What to produce:
Only the lines from the one with "A quantum particle is prepared in the unnormalized state φ(x)" through the end of the material below belong in the reply; transcribe them exactly.

Exercise inputs:
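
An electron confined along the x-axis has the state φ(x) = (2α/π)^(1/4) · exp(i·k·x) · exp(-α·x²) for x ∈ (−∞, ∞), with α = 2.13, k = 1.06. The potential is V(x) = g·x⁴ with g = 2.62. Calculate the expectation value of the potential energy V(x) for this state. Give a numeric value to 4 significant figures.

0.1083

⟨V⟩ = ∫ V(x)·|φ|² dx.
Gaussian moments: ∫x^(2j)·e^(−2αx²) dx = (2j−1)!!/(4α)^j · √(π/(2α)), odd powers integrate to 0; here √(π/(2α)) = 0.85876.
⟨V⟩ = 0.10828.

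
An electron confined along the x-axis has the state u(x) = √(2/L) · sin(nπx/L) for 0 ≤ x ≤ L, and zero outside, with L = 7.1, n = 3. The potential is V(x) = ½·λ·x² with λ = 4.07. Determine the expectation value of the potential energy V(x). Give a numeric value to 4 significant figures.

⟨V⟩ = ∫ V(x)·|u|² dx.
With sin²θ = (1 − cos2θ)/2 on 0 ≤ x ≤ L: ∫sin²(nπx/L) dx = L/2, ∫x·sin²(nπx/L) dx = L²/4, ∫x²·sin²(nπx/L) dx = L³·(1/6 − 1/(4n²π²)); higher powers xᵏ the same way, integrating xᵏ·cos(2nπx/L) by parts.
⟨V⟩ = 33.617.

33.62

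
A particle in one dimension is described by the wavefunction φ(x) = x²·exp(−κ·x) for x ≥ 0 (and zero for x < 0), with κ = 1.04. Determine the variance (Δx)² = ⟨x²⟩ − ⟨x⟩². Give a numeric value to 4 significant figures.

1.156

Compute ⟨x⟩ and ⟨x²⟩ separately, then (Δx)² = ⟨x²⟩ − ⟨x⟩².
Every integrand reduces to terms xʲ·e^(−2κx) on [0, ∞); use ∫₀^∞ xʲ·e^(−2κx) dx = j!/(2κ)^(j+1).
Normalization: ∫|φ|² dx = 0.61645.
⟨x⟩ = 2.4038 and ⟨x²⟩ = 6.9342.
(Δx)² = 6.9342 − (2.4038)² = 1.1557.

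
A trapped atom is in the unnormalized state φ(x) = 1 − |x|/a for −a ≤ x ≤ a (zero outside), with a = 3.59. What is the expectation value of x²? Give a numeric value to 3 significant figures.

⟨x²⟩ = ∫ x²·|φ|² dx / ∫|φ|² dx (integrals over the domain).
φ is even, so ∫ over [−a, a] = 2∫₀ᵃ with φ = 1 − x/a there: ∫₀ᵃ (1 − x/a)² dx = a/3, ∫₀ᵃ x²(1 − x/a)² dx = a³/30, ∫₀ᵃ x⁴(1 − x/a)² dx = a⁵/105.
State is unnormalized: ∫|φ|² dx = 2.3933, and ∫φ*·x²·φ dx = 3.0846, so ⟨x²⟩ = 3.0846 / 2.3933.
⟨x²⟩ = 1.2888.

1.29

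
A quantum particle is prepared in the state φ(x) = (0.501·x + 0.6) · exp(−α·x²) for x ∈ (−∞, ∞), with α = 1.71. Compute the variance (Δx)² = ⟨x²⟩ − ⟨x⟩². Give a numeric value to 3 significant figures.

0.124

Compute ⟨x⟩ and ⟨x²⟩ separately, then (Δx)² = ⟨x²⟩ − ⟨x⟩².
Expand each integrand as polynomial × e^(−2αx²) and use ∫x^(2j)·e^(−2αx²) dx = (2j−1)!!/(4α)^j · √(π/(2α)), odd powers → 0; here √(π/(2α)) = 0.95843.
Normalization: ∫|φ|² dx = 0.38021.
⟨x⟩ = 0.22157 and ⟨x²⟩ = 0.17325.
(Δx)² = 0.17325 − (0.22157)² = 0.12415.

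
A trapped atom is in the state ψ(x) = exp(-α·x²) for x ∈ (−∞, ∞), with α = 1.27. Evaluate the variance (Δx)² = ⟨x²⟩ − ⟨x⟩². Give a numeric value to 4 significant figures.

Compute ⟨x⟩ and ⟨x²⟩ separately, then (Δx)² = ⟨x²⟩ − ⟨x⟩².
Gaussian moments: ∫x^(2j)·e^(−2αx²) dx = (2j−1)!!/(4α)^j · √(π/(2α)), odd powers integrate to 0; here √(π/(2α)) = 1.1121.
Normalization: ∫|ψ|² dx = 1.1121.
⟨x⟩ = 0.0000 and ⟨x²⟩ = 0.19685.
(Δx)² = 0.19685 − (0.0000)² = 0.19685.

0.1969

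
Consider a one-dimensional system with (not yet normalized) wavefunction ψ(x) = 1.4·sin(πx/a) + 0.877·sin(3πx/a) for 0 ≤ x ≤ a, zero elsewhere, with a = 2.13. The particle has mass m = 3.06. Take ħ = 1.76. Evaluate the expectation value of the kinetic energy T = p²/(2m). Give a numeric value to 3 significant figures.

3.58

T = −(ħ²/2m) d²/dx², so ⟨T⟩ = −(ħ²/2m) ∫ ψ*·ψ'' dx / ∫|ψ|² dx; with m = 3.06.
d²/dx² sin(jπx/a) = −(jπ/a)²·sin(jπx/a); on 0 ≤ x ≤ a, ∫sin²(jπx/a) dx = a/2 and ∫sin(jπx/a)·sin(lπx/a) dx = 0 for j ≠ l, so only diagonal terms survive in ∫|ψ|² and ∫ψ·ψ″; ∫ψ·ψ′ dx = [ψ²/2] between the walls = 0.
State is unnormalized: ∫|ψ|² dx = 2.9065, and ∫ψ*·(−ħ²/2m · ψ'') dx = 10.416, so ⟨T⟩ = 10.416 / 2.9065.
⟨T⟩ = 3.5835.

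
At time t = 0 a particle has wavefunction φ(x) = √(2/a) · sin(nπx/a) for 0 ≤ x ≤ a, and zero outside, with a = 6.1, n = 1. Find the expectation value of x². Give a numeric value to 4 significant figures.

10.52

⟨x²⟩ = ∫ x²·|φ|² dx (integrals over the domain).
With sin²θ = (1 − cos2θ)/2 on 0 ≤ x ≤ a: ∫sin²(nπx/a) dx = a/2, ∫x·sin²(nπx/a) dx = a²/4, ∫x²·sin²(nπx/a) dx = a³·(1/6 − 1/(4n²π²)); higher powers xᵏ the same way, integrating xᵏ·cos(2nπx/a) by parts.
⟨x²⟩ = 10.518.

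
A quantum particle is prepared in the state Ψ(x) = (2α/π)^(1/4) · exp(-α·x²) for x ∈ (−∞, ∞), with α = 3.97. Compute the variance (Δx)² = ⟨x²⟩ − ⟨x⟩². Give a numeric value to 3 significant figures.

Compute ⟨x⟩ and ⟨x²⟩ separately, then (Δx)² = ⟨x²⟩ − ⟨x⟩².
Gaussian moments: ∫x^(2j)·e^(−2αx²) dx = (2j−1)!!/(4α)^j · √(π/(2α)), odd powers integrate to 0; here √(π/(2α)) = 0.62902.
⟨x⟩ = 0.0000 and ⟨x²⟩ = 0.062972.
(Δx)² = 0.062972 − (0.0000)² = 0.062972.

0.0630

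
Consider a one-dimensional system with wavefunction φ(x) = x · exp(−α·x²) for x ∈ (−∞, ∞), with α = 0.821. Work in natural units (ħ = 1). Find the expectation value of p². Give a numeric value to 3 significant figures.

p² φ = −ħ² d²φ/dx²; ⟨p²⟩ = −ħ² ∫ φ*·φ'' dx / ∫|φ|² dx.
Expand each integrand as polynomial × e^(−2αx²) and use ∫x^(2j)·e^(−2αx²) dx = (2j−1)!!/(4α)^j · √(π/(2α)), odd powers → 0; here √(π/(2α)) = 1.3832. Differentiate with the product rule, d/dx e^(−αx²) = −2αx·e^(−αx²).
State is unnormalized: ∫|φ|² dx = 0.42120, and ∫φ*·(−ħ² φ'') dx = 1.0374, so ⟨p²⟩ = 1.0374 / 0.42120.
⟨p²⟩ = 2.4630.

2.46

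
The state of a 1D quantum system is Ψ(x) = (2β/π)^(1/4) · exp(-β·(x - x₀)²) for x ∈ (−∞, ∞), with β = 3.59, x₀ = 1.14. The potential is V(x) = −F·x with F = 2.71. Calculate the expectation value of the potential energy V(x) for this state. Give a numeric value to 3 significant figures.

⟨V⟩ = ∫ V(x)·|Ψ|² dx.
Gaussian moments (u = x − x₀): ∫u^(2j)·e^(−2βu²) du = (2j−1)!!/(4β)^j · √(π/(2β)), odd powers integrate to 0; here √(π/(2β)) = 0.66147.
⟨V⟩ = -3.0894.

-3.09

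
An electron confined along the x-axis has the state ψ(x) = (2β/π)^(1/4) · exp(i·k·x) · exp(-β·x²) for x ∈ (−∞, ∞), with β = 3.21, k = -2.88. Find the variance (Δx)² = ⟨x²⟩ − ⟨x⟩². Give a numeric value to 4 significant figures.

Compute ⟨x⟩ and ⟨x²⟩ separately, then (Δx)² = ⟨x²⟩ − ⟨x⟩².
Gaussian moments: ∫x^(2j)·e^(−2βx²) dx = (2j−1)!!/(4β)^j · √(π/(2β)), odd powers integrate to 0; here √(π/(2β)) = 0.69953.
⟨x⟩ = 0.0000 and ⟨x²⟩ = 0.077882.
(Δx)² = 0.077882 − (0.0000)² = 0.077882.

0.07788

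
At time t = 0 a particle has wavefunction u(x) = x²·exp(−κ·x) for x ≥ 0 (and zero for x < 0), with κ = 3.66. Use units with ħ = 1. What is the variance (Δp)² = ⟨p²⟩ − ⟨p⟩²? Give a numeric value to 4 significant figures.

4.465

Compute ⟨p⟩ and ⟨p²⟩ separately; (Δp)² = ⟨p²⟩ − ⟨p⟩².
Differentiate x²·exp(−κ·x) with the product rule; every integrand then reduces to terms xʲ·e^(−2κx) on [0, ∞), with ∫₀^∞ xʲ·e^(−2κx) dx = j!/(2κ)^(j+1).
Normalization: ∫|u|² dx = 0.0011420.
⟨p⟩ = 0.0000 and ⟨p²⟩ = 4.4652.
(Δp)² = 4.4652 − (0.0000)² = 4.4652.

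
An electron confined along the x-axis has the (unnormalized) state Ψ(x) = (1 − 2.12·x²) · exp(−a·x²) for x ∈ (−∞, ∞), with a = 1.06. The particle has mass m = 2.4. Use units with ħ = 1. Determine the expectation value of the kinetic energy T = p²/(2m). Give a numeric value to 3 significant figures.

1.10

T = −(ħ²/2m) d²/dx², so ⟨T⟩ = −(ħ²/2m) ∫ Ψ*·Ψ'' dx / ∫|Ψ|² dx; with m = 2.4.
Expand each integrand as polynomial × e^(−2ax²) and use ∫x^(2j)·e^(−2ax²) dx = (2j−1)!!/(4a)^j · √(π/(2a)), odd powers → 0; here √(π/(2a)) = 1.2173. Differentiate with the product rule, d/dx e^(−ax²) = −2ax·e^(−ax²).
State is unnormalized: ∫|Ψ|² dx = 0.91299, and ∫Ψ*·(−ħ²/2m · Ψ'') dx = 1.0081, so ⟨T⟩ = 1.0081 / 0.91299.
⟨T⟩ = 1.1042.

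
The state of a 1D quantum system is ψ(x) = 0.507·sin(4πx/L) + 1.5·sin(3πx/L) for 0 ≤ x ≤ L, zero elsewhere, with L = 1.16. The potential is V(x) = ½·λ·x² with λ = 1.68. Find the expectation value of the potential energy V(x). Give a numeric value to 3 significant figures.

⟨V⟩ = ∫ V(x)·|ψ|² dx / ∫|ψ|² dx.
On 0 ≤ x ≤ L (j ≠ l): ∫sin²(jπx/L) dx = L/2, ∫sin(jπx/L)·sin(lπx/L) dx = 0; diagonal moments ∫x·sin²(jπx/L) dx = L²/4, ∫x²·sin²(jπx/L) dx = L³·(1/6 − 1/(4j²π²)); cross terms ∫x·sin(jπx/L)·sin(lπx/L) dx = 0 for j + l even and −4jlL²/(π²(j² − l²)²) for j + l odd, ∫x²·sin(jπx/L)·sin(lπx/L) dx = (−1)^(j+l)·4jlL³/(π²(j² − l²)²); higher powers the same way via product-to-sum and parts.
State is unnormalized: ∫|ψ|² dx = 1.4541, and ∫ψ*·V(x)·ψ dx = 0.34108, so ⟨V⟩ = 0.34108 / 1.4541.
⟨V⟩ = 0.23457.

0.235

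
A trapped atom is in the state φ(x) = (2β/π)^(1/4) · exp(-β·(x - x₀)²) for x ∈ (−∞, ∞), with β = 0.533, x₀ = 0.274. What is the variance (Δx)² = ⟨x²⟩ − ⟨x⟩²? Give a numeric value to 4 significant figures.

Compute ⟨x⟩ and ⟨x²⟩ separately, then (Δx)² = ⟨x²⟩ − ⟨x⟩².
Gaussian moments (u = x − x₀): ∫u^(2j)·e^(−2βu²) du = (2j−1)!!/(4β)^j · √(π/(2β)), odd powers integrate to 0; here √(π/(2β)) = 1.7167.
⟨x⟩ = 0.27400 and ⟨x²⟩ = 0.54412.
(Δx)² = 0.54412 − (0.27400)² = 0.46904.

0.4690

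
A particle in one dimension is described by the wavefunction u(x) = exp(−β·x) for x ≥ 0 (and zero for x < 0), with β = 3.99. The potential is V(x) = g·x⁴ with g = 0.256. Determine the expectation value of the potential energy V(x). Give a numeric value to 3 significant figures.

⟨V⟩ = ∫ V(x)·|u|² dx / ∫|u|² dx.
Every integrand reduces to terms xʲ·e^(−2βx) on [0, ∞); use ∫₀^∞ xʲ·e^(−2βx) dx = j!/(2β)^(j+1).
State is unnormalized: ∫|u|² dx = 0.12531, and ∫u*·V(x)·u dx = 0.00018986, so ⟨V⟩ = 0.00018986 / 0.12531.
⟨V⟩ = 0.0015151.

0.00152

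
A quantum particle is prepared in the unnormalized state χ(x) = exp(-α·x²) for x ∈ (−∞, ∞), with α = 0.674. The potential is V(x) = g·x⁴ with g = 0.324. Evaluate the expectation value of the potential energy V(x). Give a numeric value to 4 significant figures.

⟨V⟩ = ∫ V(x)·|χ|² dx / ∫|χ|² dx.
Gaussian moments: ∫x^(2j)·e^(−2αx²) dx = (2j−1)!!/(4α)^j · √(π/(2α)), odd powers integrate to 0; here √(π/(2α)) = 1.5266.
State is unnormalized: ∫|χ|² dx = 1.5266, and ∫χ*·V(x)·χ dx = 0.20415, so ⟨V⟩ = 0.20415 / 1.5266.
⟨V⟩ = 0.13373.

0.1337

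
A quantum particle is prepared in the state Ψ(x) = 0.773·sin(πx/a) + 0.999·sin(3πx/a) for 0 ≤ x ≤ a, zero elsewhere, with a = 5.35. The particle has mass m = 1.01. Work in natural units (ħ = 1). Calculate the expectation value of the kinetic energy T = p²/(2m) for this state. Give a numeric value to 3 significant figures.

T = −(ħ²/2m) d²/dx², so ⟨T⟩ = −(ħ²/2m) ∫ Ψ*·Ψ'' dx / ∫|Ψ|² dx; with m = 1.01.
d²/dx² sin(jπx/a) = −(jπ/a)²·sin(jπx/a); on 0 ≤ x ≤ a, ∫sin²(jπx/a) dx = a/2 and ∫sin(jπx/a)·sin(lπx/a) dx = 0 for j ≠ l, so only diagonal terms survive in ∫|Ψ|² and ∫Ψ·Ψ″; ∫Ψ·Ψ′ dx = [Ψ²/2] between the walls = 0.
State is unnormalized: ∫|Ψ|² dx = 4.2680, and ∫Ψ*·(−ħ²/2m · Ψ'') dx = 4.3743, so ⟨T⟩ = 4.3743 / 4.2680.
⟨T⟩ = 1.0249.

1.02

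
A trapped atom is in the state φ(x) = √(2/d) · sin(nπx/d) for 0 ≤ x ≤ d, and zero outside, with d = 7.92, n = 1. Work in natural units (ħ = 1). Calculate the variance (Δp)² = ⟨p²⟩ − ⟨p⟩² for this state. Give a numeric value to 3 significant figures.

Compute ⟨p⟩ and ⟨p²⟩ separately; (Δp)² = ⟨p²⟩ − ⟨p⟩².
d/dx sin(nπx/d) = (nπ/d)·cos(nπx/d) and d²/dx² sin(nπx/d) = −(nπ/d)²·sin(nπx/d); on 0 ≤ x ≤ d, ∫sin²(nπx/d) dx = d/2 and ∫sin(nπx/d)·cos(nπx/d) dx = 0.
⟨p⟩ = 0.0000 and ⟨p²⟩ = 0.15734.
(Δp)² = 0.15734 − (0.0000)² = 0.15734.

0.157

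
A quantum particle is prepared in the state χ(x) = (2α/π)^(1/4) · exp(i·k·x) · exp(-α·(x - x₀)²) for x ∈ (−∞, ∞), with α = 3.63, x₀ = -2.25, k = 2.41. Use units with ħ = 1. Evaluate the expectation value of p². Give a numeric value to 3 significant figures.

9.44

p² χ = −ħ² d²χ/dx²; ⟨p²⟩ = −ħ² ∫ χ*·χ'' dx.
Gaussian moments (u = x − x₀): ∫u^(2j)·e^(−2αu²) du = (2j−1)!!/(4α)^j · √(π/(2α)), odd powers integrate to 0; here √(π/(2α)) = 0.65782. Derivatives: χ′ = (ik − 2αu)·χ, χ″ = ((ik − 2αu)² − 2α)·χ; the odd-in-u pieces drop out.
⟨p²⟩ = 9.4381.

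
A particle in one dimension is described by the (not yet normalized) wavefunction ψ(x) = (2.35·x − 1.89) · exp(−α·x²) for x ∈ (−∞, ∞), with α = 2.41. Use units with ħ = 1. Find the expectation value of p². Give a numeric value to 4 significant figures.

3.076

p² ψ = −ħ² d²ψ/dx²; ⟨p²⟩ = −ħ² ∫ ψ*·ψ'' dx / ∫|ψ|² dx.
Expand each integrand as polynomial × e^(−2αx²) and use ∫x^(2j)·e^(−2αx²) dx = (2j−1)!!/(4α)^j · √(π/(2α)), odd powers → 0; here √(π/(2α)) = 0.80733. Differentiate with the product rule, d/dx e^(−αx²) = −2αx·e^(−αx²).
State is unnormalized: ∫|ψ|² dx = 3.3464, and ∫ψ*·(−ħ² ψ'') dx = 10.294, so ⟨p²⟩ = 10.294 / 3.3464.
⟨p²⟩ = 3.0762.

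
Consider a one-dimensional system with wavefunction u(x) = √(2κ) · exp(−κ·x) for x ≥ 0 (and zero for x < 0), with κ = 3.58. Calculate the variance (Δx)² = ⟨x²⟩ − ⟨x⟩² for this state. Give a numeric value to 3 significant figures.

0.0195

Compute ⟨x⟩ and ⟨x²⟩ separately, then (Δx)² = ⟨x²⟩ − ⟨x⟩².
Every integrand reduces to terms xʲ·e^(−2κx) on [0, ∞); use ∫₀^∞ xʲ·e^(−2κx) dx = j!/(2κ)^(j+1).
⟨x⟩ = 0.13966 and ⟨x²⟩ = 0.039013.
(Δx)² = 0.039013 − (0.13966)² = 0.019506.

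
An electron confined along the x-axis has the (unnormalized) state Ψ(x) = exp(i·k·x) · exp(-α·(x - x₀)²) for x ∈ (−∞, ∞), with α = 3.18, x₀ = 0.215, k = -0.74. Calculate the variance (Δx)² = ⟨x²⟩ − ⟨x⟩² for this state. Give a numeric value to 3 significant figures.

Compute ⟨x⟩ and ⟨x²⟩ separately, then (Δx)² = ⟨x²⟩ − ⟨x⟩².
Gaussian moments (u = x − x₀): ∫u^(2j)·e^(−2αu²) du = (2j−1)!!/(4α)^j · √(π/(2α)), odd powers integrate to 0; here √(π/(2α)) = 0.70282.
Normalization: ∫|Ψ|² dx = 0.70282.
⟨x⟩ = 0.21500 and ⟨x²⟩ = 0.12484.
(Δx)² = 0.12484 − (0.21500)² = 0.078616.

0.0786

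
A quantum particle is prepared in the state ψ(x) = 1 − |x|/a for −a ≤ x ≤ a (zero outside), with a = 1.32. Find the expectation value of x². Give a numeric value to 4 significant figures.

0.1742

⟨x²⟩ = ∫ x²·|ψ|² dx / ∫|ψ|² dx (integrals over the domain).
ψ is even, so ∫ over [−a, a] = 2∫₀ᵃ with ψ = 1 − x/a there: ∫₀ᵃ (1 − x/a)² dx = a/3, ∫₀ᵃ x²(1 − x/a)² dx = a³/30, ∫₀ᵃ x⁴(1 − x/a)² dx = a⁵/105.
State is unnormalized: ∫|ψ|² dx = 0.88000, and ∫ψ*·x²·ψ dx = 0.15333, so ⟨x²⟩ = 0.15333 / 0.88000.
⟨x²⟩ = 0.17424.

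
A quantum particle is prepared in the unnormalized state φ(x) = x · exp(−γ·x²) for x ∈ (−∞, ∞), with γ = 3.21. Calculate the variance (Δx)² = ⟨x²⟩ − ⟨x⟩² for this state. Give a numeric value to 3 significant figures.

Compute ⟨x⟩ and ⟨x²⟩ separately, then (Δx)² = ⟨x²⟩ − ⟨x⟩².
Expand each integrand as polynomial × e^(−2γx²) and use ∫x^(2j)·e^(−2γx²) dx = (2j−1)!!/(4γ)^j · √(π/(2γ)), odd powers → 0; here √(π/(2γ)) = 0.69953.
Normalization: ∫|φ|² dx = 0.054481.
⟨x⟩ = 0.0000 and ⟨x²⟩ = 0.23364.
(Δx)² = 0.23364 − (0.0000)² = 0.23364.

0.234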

Answer below:
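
A quantum particle is prepared in the unnormalized state φ(x) = x · exp(−γ·x²) for x ∈ (−∞, ∞), with γ = 3.21. Calculate the variance (Δx)² = ⟨x²⟩ − ⟨x⟩² for this state. Give a numeric value to 3 significant figures.

Compute ⟨x⟩ and ⟨x²⟩ separately, then (Δx)² = ⟨x²⟩ − ⟨x⟩².
Expand each integrand as polynomial × e^(−2γx²) and use ∫x^(2j)·e^(−2γx²) dx = (2j−1)!!/(4γ)^j · √(π/(2γ)), odd powers → 0; here √(π/(2γ)) = 0.69953.
Normalization: ∫|φ|² dx = 0.054481.
⟨x⟩ = 0.0000 and ⟨x²⟩ = 0.23364.
(Δx)² = 0.23364 − (0.0000)² = 0.23364.

0.234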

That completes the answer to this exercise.